(What to work on) Nothing in the records may be changed; retype them in full.

(Dataset entries)
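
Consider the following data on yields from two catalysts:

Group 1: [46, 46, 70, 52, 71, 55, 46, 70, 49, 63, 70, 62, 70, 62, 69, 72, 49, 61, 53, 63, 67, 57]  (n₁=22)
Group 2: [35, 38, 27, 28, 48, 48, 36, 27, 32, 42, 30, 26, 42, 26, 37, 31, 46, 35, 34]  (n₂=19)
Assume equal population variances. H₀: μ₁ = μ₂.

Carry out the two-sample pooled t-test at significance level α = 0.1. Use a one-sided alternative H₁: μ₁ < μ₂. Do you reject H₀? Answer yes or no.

reject H₀: no

x̄₁=60.136, s₁=9.255, n₁=22
x̄₂=35.158, s₂=7.305, n₂=19
s_p² = [21·9.255² + 18·7.305²]/39 = 70.7466
SE = √(s_p²·(1/22+1/19)) = 2.6342
t = (60.136−35.158)/2.6342 = 9.4822
df = 39
p-value (one-sided, H₁ less) = 1.00000
At α=0.1: p ≥ α → fail to reject H₀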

(Task response)
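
Consider the following data on yields from two catalysts:

Group 1: [46, 46, 70, 52, 71, 55, 46, 70, 49, 63, 70, 62, 70, 62, 69, 72, 49, 61, 53, 63, 67, 57]  (n₁=22)
Group 2: [35, 38, 27, 28, 48, 48, 36, 27, 32, 42, 30, 26, 42, 26, 37, 31, 46, 35, 34]  (n₂=19)
Assume equal population variances. H₀: μ₁ = μ₂.

Carry out the two-sample pooled t-test at significance level α = 0.1. Use a one-sided alternative H₁: μ₁ < μ₂. Do you reject H₀? Answer yes or no.

reject H₀: no

x̄₁=60.136, s₁=9.255, n₁=22
x̄₂=35.158, s₂=7.305, n₂=19
s_p² = [21·9.255² + 18·7.305²]/39 = 70.7466
SE = √(s_p²·(1/22+1/19)) = 2.6342
t = (60.136−35.158)/2.6342 = 9.4822
df = 39
p-value (one-sided, H₁ less) = 1.00000
At α=0.1: p ≥ α → fail to reject H₀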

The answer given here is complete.